● **EXERCISE**
Output verbatim the line with "On the interval" together with every line beneath it, ending at the last line of the entries.

● **ENTRIES PROVIDED**
+++
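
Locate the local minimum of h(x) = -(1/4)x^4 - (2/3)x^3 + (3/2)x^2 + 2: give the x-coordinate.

h'(x) = -x^3 - 2x^2 + 3x. Setting h'(x) = 0 gives x ∈ {-3, 0, 1}.
h''(x) = -3x^2 - 4x + 3. h''(-3) = -12 < 0 ⇒ local maximum; h''(0) = 3 > 0 ⇒ local minimum; h''(1) = -4 < 0 ⇒ local maximum.
The local minimum is h(0) = 2.

0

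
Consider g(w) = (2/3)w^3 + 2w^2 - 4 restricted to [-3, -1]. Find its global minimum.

Differentiating, g'(w) = 2w^2 + 4w; whose only zero in [-3, -1] is w = -2.
Compare values at every candidate in [-3, -1]: g(-3) = -4, g(-2) = -4/3, g(-1) = -8/3.
So the minimum is g(-3) = -4.

-4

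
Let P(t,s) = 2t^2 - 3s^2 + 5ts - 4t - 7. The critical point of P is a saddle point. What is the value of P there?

∂P/∂t = 4t + 5s - 4 = 0 and ∂P/∂s = 5t - 6s = 0, so (t, s) = (24/49, 20/49).
The Hessian has P_{tt} = 4, P_{ss} = -6, P_{ts} = 5, giving D = -49 < 0, so the point is a saddle point.
P(24/49, 20/49) = -391/49.

-391/49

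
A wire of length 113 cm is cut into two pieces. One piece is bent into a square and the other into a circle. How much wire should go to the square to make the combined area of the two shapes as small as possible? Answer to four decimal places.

Let x be the length used for the square. Square side x/4; circle radius (113−x)/(2π).
A(x) = (x/4)² + π·((113−x)/(2π))² = x²/16 + (113−x)²/(4π) for 0 ≤ x ≤ 113. A'(x) = x/8 − (113−x)/(2π) = 0 gives x = 4·113/(π+4) ≈ 63.2912.
A'' = 1/8 + 1/(2π) > 0, so this gives the minimum combined area; x ≈ 63.2912 cm to the square.

63.2912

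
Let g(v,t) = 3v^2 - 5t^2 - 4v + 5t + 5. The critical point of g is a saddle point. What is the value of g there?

59/12

∂g/∂v = 6v - 4 = 0 and ∂g/∂t = -10t + 5 = 0, so (v, t) = (2/3, 1/2).
The Hessian has g_{vv} = 6, g_{tt} = -10, g_{vt} = 0, giving D = -60 < 0, so the point is a saddle point.
g(2/3, 1/2) = 59/12.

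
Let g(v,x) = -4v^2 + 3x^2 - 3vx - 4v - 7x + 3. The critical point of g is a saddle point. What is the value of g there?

107/57

∂g/∂v = -8v - 3x - 4 = 0 and ∂g/∂x = -3v + 6x - 7 = 0, so (v, x) = (-15/19, 44/57).
The Hessian has g_{vv} = -8, g_{xx} = 6, g_{vx} = -3, giving D = -57 < 0, so the point is a saddle point.
g(-15/19, 44/57) = 107/57.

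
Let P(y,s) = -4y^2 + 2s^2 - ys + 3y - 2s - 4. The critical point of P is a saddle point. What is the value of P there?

∂P/∂y = -8y - s + 3 = 0 and ∂P/∂s = -y + 4s - 2 = 0, so (y, s) = (10/33, 19/33).
The Hessian has P_{yy} = -8, P_{ss} = 4, P_{ys} = -1, giving D = -33 < 0, so the point is a saddle point.
P(10/33, 19/33) = -136/33.

-136/33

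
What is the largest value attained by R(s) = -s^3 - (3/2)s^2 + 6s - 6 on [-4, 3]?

10

R'(s) = -3s^2 - 3s + 6, which vanishes at s = -2 and s = 1.
Candidates: R(-4) = 10, R(-2) = -16, R(1) = -5/2, R(3) = -57/2.
So the maximum is R(-4) = 10.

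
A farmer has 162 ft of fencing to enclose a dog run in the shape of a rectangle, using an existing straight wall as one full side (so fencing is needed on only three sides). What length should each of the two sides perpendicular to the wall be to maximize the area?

81/2

Let the sides perpendicular to the wall have length x and the parallel side y, so 2x + y = 162 and the area is A = xy = x(162 − 2x).
A'(x) = 162 − 4x = 0 gives x = 81/2, and A''(x) = −4 < 0 confirms a maximum.
Then y = 162 − 2·81/2 = 81 and A = 6561/2.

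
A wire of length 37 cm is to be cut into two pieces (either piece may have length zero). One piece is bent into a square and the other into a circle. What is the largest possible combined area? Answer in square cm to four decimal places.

Let x be the length used for the square. Square side x/4; circle radius (37−x)/(2π).
A(x) = (x/4)² + π·((37−x)/(2π))² = x²/16 + (37−x)²/(4π) for 0 ≤ x ≤ 37. A'(x) = x/8 − (37−x)/(2π) = 0 gives x = 4·37/(π+4) ≈ 20.7237.
A'' > 0, so the interior critical point is a minimum; the maximum is at an endpoint. A(0) = 108.9416 and A(37) = 85.5625, so the largest area is 108.9416.

108.9416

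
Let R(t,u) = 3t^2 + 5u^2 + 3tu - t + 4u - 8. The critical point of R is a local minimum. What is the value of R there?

∂R/∂t = 6t + 3u - 1 = 0 and ∂R/∂u = 3t + 10u + 4 = 0, so (t, u) = (22/51, -9/17).
The Hessian has R_{tt} = 6, R_{uu} = 10, R_{tu} = 3, giving D = 51 > 0 with R_{tt} > 0, so the point is a local minimum.
R(22/51, -9/17) = -473/51.

-473/51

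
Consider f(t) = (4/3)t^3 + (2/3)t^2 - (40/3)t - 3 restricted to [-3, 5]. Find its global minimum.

f'(t) = 4t^2 + (4/3)t - 40/3, which vanishes at t = -2 and t = 5/3.
Compare values at every candidate in [-3, 5]: f(-3) = 7; f(-2) = 47/3; f(5/3) = -1393/81; f(5) = 341/3.
So the minimum is f(5/3) = -1393/81.

-1393/81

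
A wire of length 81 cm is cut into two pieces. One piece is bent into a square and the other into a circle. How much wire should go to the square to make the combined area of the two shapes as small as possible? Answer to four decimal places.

45.3680

Let x be the length used for the square. Square side x/4; circle radius (81−x)/(2π).
A(x) = (x/4)² + π·((81−x)/(2π))² = x²/16 + (81−x)²/(4π) for 0 ≤ x ≤ 81. A'(x) = x/8 − (81−x)/(2π) = 0 gives x = 4·81/(π+4) ≈ 45.3680.
A'' = 1/8 + 1/(2π) > 0, so this gives the minimum combined area; x ≈ 45.3680 cm to the square.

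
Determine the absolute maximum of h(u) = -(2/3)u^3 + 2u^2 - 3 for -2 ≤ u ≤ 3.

31/3

Differentiating, h'(u) = -2u^2 + 4u; which vanishes at u = 0 and u = 2.
Compare values at every candidate in [-2, 3]: h(-2) = 31/3; h(0) = -3; h(2) = -1/3; h(3) = -3.
Hence the absolute maximum is 31/3 at u = -2.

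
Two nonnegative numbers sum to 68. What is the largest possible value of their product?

1156

With x + y = 68, the product is P(x) = x(68 − x).
P'(x) = 68 − 2x = 0 gives x = 34; P'' = −2 < 0, so this is the maximum.
P = 34·34 = 1156.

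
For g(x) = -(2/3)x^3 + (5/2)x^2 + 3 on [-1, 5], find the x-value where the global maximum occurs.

5/2

The derivative is -2x^2 + 5x, which vanishes at x = 0 and x = 5/2.
Evaluating at the critical points and endpoints: g(-1) = 37/6; g(0) = 3; g(5/2) = 197/24; g(5) = -107/6.
Hence the absolute maximum is 197/24 at x = 5/2.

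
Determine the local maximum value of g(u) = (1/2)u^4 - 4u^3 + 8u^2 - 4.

g'(u) = 2u^3 - 12u^2 + 16u. Setting g'(u) = 0 gives u ∈ {0, 2, 4}.
Since g''(u) = 6u^2 - 24u + 16, we get g''(0) = 16 > 0 ⇒ local minimum; g''(2) = -8 < 0 ⇒ local maximum; g''(4) = 16 > 0 ⇒ local minimum.
The local maximum is g(2) = 4.

4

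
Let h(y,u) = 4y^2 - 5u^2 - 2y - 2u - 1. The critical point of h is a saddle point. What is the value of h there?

∂h/∂y = 8y - 2 = 0 and ∂h/∂u = -10u - 2 = 0, so (y, u) = (1/4, -1/5).
The Hessian has h_{yy} = 8, h_{uu} = -10, h_{yu} = 0, giving D = -80 < 0, so the point is a saddle point.
h(1/4, -1/5) = -21/20.

-21/20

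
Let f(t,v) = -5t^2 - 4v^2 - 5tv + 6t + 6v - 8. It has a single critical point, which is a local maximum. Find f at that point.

-296/55

∂f/∂t = -10t - 5v + 6 = 0 and ∂f/∂v = -5t - 8v + 6 = 0, so (t, v) = (18/55, 6/11).
The Hessian has f_{tt} = -10, f_{vv} = -8, f_{tv} = -5, giving D = 55 > 0 with f_{tt} < 0, so the point is a local maximum.
f(18/55, 6/11) = -296/55.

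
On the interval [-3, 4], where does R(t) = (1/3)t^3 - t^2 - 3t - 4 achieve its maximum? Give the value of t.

-1

The derivative is t^2 - 2t - 3, which vanishes at t = -1 and t = 3.
Candidates: R(-3) = -13, R(-1) = -7/3, R(3) = -13, R(4) = -32/3.
Hence the absolute maximum is -7/3 at t = -1.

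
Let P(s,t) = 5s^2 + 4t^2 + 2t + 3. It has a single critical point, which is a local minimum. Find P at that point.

∂P/∂s = 10s = 0 and ∂P/∂t = 8t + 2 = 0, so (s, t) = (0, -1/4).
The Hessian has P_{ss} = 10, P_{tt} = 8, P_{st} = 0, giving D = 80 > 0 with P_{ss} > 0, so the point is a local minimum.
P(0, -1/4) = 11/4.

11/4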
+++
● **RESULT BELOW**
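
On the interval [-3, 4], where does R(t) = (1/3)t^3 - t^2 - 3t - 4 achieve its maximum? Give the value of t.

-1

The derivative is t^2 - 2t - 3, which vanishes at t = -1 and t = 3.
Candidates: R(-3) = -13, R(-1) = -7/3, R(3) = -13, R(4) = -32/3.
Hence the absolute maximum is -7/3 at t = -1.

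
Let P(s,t) = 5s^2 + 4t^2 + 2t + 3. It has a single critical point, which is a local minimum. Find P at that point.

∂P/∂s = 10s = 0 and ∂P/∂t = 8t + 2 = 0, so (s, t) = (0, -1/4).
The Hessian has P_{ss} = 10, P_{tt} = 8, P_{st} = 0, giving D = 80 > 0 with P_{ss} > 0, so the point is a local minimum.
P(0, -1/4) = 11/4.

11/4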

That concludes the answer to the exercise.